▶ Provided data:
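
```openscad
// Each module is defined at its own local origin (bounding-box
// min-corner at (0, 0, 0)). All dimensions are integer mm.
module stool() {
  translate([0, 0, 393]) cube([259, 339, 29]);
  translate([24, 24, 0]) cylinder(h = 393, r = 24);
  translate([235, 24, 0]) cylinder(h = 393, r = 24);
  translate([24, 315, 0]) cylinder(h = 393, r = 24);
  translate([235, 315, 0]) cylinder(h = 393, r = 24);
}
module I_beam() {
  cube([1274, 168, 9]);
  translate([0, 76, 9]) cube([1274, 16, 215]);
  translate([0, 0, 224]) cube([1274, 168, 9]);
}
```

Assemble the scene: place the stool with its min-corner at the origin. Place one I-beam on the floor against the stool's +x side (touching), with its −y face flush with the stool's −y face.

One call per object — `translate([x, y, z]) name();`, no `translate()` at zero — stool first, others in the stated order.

stool();
translate([259, 0, 0]) I_beam();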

▶ Work item:
Where does the word "origin" show up in the material? Copy out each line that has it.

▶ Exercise solution:
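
// Each module is defined at its own local origin (bounding-box
Assemble the scene: place the stool with its min-corner at the origin. Place one I-beam on the floor against the stool's +x side (touching), with its −y face flush with the stool's −y face.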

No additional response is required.